# [Description of the task]
Below are records; output all of them exactly.

# [Data provided]
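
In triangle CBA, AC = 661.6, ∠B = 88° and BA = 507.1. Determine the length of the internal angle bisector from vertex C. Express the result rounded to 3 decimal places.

Law of sines: sin C = BA·sin B/AC ≈ 0.76601.
Since AC ≥ BA, only the acute value applies: ∠C ≈ 50.00°.
Then ∠A = 180° − ∠B − ∠C ≈ 42.00°.
Law of sines gives CB = AC·sin A/sin B ≈ 442.99.
The bisector from C has length 2·AC·CB·cos(∠C/2)/(AC+CB) ≈ 480.95.

480.953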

# [Solution for this exercise]
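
In triangle CBA, AC = 661.6, ∠B = 88° and BA = 507.1. Determine the length of the internal angle bisector from vertex C. Express the result rounded to 3 decimal places.

Law of sines: sin C = BA·sin B/AC ≈ 0.76601.
Since AC ≥ BA, only the acute value applies: ∠C ≈ 50.00°.
Then ∠A = 180° − ∠B − ∠C ≈ 42.00°.
Law of sines gives CB = AC·sin A/sin B ≈ 442.99.
The bisector from C has length 2·AC·CB·cos(∠C/2)/(AC+CB) ≈ 480.95.

480.953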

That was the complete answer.